- **ENTRIES PROVIDED**
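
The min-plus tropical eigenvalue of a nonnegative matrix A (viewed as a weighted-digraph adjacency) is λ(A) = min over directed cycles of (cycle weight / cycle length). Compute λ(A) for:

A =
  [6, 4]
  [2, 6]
λ(A) = 3

Enumerate directed cycles and compute their means (weight / length). Sample:
  cycle 0 → 0: weight = 6, length = 1, mean = 6/1 ≈ 6.000
  cycle 1 → 1: weight = 6, length = 1, mean = 6/1 ≈ 6.000
  cycle 0 → 1 → 0: weight = 6, length = 2, mean = 6/2 ≈ 3.000
  cycle 1 → 0 → 1: weight = 6, length = 2, mean = 6/2 ≈ 3.000
Minimum mean = 3.000, attained e.g. along the cycle 0 → 1 → 0 with weight 6 and length 2. So λ(A) = 6/2 = 3.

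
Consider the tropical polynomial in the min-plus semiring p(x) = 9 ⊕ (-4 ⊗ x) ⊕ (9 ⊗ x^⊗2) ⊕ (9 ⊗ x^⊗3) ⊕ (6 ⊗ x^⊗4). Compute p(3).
p(3) = -1

A tropical monomial a ⊗ x^⊗i evaluates to a + i · x. Evaluating each term at x = 3:
  Term 0 contributes 9 + 0 · 3 = 9
  Term 1 contributes -4 + 1 · 3 = -1
  Term 2 contributes 9 + 2 · 3 = 15
  Term 3 contributes 9 + 3 · 3 = 18
  Term 4 contributes 6 + 4 · 3 = 18
p(3) = ⊕ of these = min[9, -1, 15, 18, 18] = -1.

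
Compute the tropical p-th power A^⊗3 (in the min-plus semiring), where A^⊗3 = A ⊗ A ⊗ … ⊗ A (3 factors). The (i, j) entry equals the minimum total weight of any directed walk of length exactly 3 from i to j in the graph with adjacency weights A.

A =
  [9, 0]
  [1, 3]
A^⊗3 =
  [4, 1]
  [2, 4]

Each entry (A^⊗3)_ij equals the minimum over all length-3 walks i = v_0 → v_1 → … → v_3 = j of Σ_t A[v_t][v_{t+1}]. For example, for (i, j) = (0, 1) we minimise over 4 possible intermediate vertex sequences; the minimum is 1, attained along the walk 0 → 1 → 0 → 1.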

- **ABOUT THIS EXERCISE**
All lines from the one with "Consider the tropical" onward to the end of the records above should be repeated exactly, and only those lines.

- **ANSWER TO THE EXERCISE**
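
Consider the tropical polynomial in the min-plus semiring p(x) = 9 ⊕ (-4 ⊗ x) ⊕ (9 ⊗ x^⊗2) ⊕ (9 ⊗ x^⊗3) ⊕ (6 ⊗ x^⊗4). Compute p(3).
p(3) = -1

A tropical monomial a ⊗ x^⊗i evaluates to a + i · x. Evaluating each term at x = 3:
  Term 0 contributes 9 + 0 · 3 = 9
  Term 1 contributes -4 + 1 · 3 = -1
  Term 2 contributes 9 + 2 · 3 = 15
  Term 3 contributes 9 + 3 · 3 = 18
  Term 4 contributes 6 + 4 · 3 = 18
p(3) = ⊕ of these = min[9, -1, 15, 18, 18] = -1.

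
Compute the tropical p-th power A^⊗3 (in the min-plus semiring), where A^⊗3 = A ⊗ A ⊗ … ⊗ A (3 factors). The (i, j) entry equals the minimum total weight of any directed walk of length exactly 3 from i to j in the graph with adjacency weights A.

A =
  [9, 0]
  [1, 3]
A^⊗3 =
  [4, 1]
  [2, 4]

Each entry (A^⊗3)_ij equals the minimum over all length-3 walks i = v_0 → v_1 → … → v_3 = j of Σ_t A[v_t][v_{t+1}]. For example, for (i, j) = (0, 1) we minimise over 4 possible intermediate vertex sequences; the minimum is 1, attained along the walk 0 → 1 → 0 → 1.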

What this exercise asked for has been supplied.